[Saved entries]

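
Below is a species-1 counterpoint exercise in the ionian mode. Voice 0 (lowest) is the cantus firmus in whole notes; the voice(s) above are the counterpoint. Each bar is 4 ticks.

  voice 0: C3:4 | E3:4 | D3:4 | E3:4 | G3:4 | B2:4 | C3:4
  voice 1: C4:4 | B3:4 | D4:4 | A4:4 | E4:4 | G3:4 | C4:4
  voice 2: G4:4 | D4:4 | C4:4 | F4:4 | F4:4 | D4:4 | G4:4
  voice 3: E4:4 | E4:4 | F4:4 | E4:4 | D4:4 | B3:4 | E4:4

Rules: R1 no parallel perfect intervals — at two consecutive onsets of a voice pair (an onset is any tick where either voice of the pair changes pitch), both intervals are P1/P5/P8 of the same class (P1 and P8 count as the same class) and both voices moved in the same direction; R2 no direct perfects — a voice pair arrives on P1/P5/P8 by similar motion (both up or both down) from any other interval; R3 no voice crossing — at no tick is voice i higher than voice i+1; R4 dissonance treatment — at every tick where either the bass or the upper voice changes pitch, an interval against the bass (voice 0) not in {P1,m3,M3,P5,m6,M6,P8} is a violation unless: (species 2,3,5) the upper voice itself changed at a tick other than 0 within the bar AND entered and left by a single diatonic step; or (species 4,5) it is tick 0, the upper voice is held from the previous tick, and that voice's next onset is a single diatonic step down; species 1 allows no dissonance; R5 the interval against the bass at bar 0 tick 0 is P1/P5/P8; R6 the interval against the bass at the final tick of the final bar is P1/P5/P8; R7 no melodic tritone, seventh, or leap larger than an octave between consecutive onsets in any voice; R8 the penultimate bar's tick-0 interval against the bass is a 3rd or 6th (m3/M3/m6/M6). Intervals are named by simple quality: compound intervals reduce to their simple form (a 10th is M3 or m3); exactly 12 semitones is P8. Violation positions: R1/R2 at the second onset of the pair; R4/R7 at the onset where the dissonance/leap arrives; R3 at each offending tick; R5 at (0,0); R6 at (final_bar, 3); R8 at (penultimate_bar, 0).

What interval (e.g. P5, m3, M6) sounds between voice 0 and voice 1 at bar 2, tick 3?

P8

voice 0=D3 voice 1=D4 -> P8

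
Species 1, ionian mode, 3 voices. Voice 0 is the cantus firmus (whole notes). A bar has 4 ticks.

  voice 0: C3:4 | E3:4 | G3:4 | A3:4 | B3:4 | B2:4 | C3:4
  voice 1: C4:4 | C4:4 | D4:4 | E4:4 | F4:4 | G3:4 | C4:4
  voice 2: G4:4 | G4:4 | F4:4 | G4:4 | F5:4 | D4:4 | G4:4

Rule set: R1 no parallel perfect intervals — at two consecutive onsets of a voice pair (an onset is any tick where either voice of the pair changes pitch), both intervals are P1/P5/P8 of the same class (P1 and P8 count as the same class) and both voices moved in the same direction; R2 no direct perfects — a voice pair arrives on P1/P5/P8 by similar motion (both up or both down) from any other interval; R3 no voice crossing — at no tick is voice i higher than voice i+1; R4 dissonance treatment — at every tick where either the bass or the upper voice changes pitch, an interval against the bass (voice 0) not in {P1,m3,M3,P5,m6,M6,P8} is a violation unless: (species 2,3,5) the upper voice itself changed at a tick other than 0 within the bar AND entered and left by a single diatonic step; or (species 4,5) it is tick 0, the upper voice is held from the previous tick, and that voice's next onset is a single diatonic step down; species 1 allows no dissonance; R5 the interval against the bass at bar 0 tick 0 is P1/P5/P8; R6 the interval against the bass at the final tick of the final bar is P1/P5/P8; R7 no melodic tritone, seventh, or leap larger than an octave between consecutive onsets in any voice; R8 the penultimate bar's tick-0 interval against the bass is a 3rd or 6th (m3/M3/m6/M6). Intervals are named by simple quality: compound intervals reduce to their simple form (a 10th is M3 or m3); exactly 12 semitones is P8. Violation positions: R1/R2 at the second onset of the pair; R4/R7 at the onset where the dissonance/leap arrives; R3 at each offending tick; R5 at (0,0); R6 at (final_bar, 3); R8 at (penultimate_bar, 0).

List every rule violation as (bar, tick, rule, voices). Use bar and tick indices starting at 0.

bar 0: v0=C3 v1=C4 v2=G4 downbeat P5
bar 1: v0=E3 v1=C4 v2=G4 downbeat m3
bar 2: v0=G3 v1=D4 v2=F4 downbeat m7
bar 3: v0=A3 v1=E4 v2=G4 downbeat m7
bar 4: v0=B3 v1=F4 v2=F5 downbeat TT
bar 5: v0=B2 v1=G3 v2=D4 downbeat m3
bar 6: v0=C3 v1=C4 v2=G4 downbeat P5
  -> R2 @ bar 2 tick 0 v(0, 1): E3/C4 m6 -> G3/D4 P5 similar
  -> R4 @ bar 2 tick 0 v(0, 2): G3/F4 m7 untreated
  -> R1 @ bar 3 tick 0 v(0, 1): G3/D4 P5 -> A3/E4 P5 similar
  -> R4 @ bar 3 tick 0 v(0, 2): A3/G4 m7 untreated
  -> R2 @ bar 4 tick 0 v(1, 2): E4/G4 m3 -> F4/F5 P8 similar
  -> R4 @ bar 4 tick 0 v(0, 1): B3/F4 TT untreated
  -> R4 @ bar 4 tick 0 v(0, 2): B3/F5 TT untreated
  -> R7 @ bar 4 tick 0 v(2,): G4->F5 leap 10st
  -> R2 @ bar 5 tick 0 v(1, 2): F4/F5 P8 -> G3/D4 P5 similar
  -> R7 @ bar 5 tick 0 v(1,): F4->G3 leap 10st
  -> R7 @ bar 5 tick 0 v(2,): F5->D4 leap 15st
  -> R1 @ bar 6 tick 0 v(1, 2): G3/D4 P5 -> C4/G4 P5 similar
  -> R2 @ bar 6 tick 0 v(0, 1): B2/G3 m6 -> C3/C4 P8 similar
  -> R2 @ bar 6 tick 0 v(0, 2): B2/D4 m3 -> C3/G4 P5 similar

(2, 0, R2, (0, 1))
(2, 0, R4, (0, 2))
(3, 0, R1, (0, 1))
(3, 0, R4, (0, 2))
(4, 0, R2, (1, 2))
(4, 0, R4, (0, 1))
(4, 0, R4, (0, 2))
(4, 0, R7, (2,))
(5, 0, R2, (1, 2))
(5, 0, R7, (1,))
(5, 0, R7, (2,))
(6, 0, R1, (1, 2))
(6, 0, R2, (0, 1))
(6, 0, R2, (0, 2))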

▸ What you need to do: Reproduce the lines above, beginning at the line with "Species 1, ionian" and stopping after the line with "voice 2: G4:4 | G4:4", exactly as they are.

▸ Result of this exercise:
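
Species 1, ionian mode, 3 voices. Voice 0 is the cantus firmus (whole notes). A bar has 4 ticks.

  voice 0: C3:4 | E3:4 | G3:4 | A3:4 | B3:4 | B2:4 | C3:4
  voice 1: C4:4 | C4:4 | D4:4 | E4:4 | F4:4 | G3:4 | C4:4
  voice 2: G4:4 | G4:4 | F4:4 | G4:4 | F5:4 | D4:4 | G4:4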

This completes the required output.